Exercise
All lines in the material below that hold "follows" should be found and copied.

*** Block opens ***

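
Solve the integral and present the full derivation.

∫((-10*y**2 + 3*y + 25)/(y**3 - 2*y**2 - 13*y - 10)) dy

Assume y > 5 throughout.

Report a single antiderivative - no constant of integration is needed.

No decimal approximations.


Step 1. Decompose ∫((-10*y**2 + 3*y + 25)/(y**3 - 2*y**2 - 13*y - 10)) dy by partial fractions, (-10*y**2 + 3*y + 25)/(y**3 - 2*y**2 - 13*y - 10) = -3/(y + 2) - 2/(y + 1) - 5/(y - 5): now ∫(-5/(y - 5)) dy + ∫(-2/(y + 1)) dy + ∫(-3/(y + 2)) dy.
Step 2. Evaluate the standard form [assuming y > 5]: now -5*log(y - 5) + ∫(-2/(y + 1)) dy + ∫(-3/(y + 2)) dy.
Step 3. Evaluate the standard form [assuming y > -1]: now -5*log(y - 5) - 2*log(y + 1) + ∫(-3/(y + 2)) dy.
Step 4. Evaluate the standard form [assuming y > -2]: now -5*log(y - 5) - 2*log(y + 1) - 3*log(y + 2).
Answer: -5*log(y - 5) - 2*log(y + 1) - 3*log(y + 2).


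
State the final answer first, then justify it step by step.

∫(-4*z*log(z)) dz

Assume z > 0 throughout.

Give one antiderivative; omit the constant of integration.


The answer is -2*z**2*log(z) + z**2.
Step 1. Integrate ∫(-4*z*log(z)) dz by parts with u = log(z), dv = (-4*z) dz, so v = -2*z**2 [assuming z > 0]: now -2*z**2*log(z) + ∫(2*z) dz.
Step 2. Evaluate the standard form: now -2*z**2*log(z) + z**2.
Answer: -2*z**2*log(z) + z**2.


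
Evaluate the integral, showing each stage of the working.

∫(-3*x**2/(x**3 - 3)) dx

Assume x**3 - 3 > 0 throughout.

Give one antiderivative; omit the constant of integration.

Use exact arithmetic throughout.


Step 1. Substitute u = x**3 - 3, turning ∫(-3*x**2/(x**3 - 3)) dx into ∫(-1/u) du: now ∫(-1/u) du.
Step 2. Evaluate the standard form [assuming u > 0]: now -log(u).
Step 3. Substitute back u = x**3 - 3: now -log(x**3 - 3).
Answer: -log(x**3 - 3).


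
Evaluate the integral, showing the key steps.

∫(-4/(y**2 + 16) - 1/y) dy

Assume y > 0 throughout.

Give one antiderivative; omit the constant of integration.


Step 1. Rewrite: now ∫(-1/y) dy + ∫(-4/(y**2 + 16)) dy.
Step 2. Evaluate the standard form [assuming y > 0]: now -log(y) + ∫(-4/(y**2 + 16)) dy.
Step 3. Evaluate the standard form: now -log(y) - atan(y/4).
Answer: -log(y) - atan(y/4).


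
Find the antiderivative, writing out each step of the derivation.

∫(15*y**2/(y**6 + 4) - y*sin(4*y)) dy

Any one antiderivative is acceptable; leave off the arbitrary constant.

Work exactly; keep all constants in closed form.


Step 1. Rewrite: now ∫(-y*sin(4*y)) dy + ∫(15*y**2/(y**6 + 4)) dy.
Step 2. Substitute u = y**3, turning ∫(15*y**2/(y**6 + 4)) dy into ∫(5/(u**2 + 4)) du: now ∫(-y*sin(4*y)) dy + ∫(5/(u**2 + 4)) du.
Step 3. Evaluate the standard form: now 5*atan(u/2)/2 + ∫(-y*sin(4*y)) dy.
Step 4. Substitute back u = y**3: now 5*atan(y**3/2)/2 + ∫(-y*sin(4*y)) dy.
Step 5. Integrate ∫(-y*sin(4*y)) dy by parts with u = y, dv = (-sin(4*y)) dy, so v = cos(4*y)/4: now y*cos(4*y)/4 + 5*atan(y**3/2)/2 + ∫(-cos(4*y)/4) dy.
Step 6. Evaluate the standard form: now y*cos(4*y)/4 - sin(4*y)/16 + 5*atan(y**3/2)/2.
Answer: y*cos(4*y)/4 - sin(4*y)/16 + 5*atan(y**3/2)/2.


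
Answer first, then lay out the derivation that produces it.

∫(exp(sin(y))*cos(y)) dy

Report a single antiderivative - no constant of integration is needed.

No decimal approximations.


The answer is exp(sin(y)).
Step 1. Substitute u = sin(y), turning ∫(exp(sin(y))*cos(y)) dy into ∫(exp(u)) du: now ∫(exp(u)) du.
Step 2. Evaluate the standard form: now exp(u).
Step 3. Substitute back u = sin(y): now exp(sin(y)).
Answer: exp(sin(y)).


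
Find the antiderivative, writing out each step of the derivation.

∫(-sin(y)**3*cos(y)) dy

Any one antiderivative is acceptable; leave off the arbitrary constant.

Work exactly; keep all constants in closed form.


Step 1. Substitute u = sin(y), turning ∫(-sin(y)**3*cos(y)) dy into ∫(-u**3) du: now ∫(-u**3) du.
Step 2. Evaluate the standard form: now -u**4/4.
Step 3. Substitute back u = sin(y): now -sin(y)**4/4.
Answer: -sin(y)**4/4.


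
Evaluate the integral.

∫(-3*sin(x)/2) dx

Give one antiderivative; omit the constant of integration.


Answer: 3*cos(x)/2.


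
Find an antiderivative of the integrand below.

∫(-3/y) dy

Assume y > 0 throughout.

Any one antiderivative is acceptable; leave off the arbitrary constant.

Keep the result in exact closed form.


Answer: -3*log(y).


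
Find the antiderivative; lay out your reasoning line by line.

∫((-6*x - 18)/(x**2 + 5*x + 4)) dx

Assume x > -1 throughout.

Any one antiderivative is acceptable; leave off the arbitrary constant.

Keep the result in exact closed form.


Step 1. Decompose ∫((-6*x - 18)/(x**2 + 5*x + 4)) dx by partial fractions, (-6*x - 18)/(x**2 + 5*x + 4) = -2/(x + 4) - 4/(x + 1): now ∫(-4/(x + 1)) dx + ∫(-2/(x + 4)) dx.
Step 2. Evaluate the standard form [assuming x > -4]: now -2*log(x + 4) + ∫(-4/(x + 1)) dx.
Step 3. Evaluate the standard form [assuming x > -1]: now -4*log(x + 1) - 2*log(x + 4).
Answer: -4*log(x + 1) - 2*log(x + 4).


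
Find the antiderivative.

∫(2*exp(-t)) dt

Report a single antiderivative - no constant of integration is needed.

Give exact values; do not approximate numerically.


Answer: -2*exp(-t).


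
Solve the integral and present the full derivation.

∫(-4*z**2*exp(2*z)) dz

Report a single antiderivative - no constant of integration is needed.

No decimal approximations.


Step 1. Integrate ∫(-4*z**2*exp(2*z)) dz by parts with u = z**2, dv = (-4*exp(2*z)) dz, so v = -2*exp(2*z): now -2*z**2*exp(2*z) + ∫(4*z*exp(2*z)) dz.
Step 2. Integrate ∫(4*z*exp(2*z)) dz by parts with u = z, dv = (4*exp(2*z)) dz, so v = 2*exp(2*z): now -2*z**2*exp(2*z) + 2*z*exp(2*z) + ∫(-2*exp(2*z)) dz.
Step 3. Evaluate the standard form: now -2*z**2*exp(2*z) + 2*z*exp(2*z) - exp(2*z).
Answer: -2*z**2*exp(2*z) + 2*z*exp(2*z) - exp(2*z).


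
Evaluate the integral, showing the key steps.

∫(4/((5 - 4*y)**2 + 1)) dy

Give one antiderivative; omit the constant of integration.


Step 1. Substitute u = 5 - 4*y, turning ∫(4/((5 - 4*y)**2 + 1)) dy into ∫(-1/(u**2 + 1)) du: now ∫(-1/(u**2 + 1)) du.
Step 2. Evaluate the standard form: now -atan(u).
Step 3. Substitute back u = 5 - 4*y: now atan(4*y - 5).
Answer: atan(4*y - 5).


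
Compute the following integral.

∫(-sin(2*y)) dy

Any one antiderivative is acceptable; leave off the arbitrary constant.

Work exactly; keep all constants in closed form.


Answer: cos(2*y)/2.


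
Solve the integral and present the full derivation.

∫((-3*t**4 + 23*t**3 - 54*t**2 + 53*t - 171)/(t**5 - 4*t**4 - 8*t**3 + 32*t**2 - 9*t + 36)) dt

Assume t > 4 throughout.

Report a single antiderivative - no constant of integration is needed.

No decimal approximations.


Step 1. Decompose ∫((-3*t**4 + 23*t**3 - 54*t**2 + 53*t - 171)/(t**5 - 4*t**4 - 8*t**3 + 32*t**2 - 9*t + 36)) dt by partial fractions, (-3*t**4 + 23*t**3 - 54*t**2 + 53*t - 171)/(t**5 - 4*t**4 - 8*t**3 + 32*t**2 - 9*t + 36) = -3/(t**2 + 1) - 4/(t + 3) + 2/(t - 3) - 1/(t - 4): now ∫(-1/(t - 4)) dt + ∫(2/(t - 3)) dt + ∫(-4/(t + 3)) dt + ∫(-3/(t**2 + 1)) dt.
Step 2. Evaluate the standard form [assuming t > 4]: now -log(t - 4) + ∫(2/(t - 3)) dt + ∫(-4/(t + 3)) dt + ∫(-3/(t**2 + 1)) dt.
Step 3. Evaluate the standard form [assuming t > -3]: now -log(t - 4) - 4*log(t + 3) + ∫(2/(t - 3)) dt + ∫(-3/(t**2 + 1)) dt.
Step 4. Evaluate the standard form [assuming t > 3]: now -log(t - 4) + 2*log(t - 3) - 4*log(t + 3) + ∫(-3/(t**2 + 1)) dt.
Step 5. Evaluate the standard form: now -log(t - 4) + 2*log(t - 3) - 4*log(t + 3) - 3*atan(t).
Answer: -log(t - 4) + 2*log(t - 3) - 4*log(t + 3) - 3*atan(t).


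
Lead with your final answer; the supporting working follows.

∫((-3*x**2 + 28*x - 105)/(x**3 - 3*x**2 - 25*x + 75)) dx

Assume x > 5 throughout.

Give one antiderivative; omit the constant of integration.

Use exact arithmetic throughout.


The answer is -2*log(x - 5) + 3*log(x - 3) - 4*log(x + 5).
Step 1. Decompose ∫((-3*x**2 + 28*x - 105)/(x**3 - 3*x**2 - 25*x + 75)) dx by partial fractions, (-3*x**2 + 28*x - 105)/(x**3 - 3*x**2 - 25*x + 75) = -4/(x + 5) + 3/(x - 3) - 2/(x - 5): now ∫(-2/(x - 5)) dx + ∫(3/(x - 3)) dx + ∫(-4/(x + 5)) dx.
Step 2. Evaluate the standard form [assuming x > -5]: now -4*log(x + 5) + ∫(-2/(x - 5)) dx + ∫(3/(x - 3)) dx.
Step 3. Evaluate the standard form [assuming x > 3]: now 3*log(x - 3) - 4*log(x + 5) + ∫(-2/(x - 5)) dx.
Step 4. Evaluate the standard form [assuming x > 5]: now -2*log(x - 5) + 3*log(x - 3) - 4*log(x + 5).
Answer: -2*log(x - 5) + 3*log(x - 3) - 4*log(x + 5).


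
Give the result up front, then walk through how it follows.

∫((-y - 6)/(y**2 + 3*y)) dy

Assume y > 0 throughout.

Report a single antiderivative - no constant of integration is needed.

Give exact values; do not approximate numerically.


The answer is -2*log(y) + log(y + 3).
Step 1. Decompose ∫((-y - 6)/(y**2 + 3*y)) dy by partial fractions, (-y - 6)/(y**2 + 3*y) = 1/(y + 3) - 2/y: now ∫(-2/y) dy + ∫(1/(y + 3)) dy.
Step 2. Evaluate the standard form [assuming y > 0]: now -2*log(y) + ∫(1/(y + 3)) dy.
Step 3. Evaluate the standard form [assuming y > -3]: now -2*log(y) + log(y + 3).
Answer: -2*log(y) + log(y + 3).


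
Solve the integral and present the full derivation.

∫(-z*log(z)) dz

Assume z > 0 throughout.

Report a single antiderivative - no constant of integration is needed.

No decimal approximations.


Step 1. Integrate ∫(-z*log(z)) dz by parts with u = log(z), dv = (-z) dz, so v = -z**2/2 [assuming z > 0]: now -z**2*log(z)/2 + ∫(z/2) dz.
Step 2. Evaluate the standard form: now -z**2*log(z)/2 + z**2/4.
Answer: -z**2*log(z)/2 + z**2/4.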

*** Block closes ***

Solution for this exercise
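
Lead with your final answer; the supporting working follows.
Give the result up front, then walk through how it follows.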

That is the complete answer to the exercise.